* MATERIALS PROVIDED *

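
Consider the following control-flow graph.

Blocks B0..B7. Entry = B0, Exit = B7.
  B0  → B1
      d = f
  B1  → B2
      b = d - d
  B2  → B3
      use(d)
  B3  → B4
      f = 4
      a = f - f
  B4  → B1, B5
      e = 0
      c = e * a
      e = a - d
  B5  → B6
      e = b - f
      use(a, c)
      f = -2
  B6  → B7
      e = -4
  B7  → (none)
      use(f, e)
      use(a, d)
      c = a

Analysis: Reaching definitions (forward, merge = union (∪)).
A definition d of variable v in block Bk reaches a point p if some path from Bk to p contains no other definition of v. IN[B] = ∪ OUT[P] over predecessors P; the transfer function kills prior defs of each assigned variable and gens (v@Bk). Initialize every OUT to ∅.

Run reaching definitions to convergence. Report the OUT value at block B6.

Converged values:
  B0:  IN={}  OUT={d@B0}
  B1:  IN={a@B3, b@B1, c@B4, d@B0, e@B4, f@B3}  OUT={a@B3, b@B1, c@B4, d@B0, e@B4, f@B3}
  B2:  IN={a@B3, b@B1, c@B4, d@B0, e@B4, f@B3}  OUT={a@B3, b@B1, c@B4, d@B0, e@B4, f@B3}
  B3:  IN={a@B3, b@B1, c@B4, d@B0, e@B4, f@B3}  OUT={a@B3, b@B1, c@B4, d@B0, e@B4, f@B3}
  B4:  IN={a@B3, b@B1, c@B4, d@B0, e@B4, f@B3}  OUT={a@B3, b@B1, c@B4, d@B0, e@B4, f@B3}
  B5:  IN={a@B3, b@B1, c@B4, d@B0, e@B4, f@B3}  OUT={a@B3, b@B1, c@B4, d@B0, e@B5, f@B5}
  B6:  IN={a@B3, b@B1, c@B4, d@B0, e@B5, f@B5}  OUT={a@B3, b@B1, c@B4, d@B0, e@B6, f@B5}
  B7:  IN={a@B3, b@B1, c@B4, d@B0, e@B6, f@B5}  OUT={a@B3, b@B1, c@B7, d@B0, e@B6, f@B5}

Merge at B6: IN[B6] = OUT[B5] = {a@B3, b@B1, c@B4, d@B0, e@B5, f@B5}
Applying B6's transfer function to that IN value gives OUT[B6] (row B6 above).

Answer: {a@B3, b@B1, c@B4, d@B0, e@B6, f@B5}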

* TASK TO CARRY OUT *
The first line of the listing above through the line containing "A definition d": print exactly that, both ends included.

* SOLUTION *
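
Consider the following control-flow graph.

Blocks B0..B7. Entry = B0, Exit = B7.
  B0  → B1
      d = f
  B1  → B2
      b = d - d
  B2  → B3
      use(d)
  B3  → B4
      f = 4
      a = f - f
  B4  → B1, B5
      e = 0
      c = e * a
      e = a - d
  B5  → B6
      e = b - f
      use(a, c)
      f = -2
  B6  → B7
      e = -4
  B7  → (none)
      use(f, e)
      use(a, d)
      c = a

Analysis: Reaching definitions (forward, merge = union (∪)).
A definition d of variable v in block Bk reaches a point p if some path from Bk to p contains no other definition of v. IN[B] = ∪ OUT[P] over predecessors P; the transfer function kills prior defs of each assigned variable and gens (v@Bk). Initialize every OUT to ∅.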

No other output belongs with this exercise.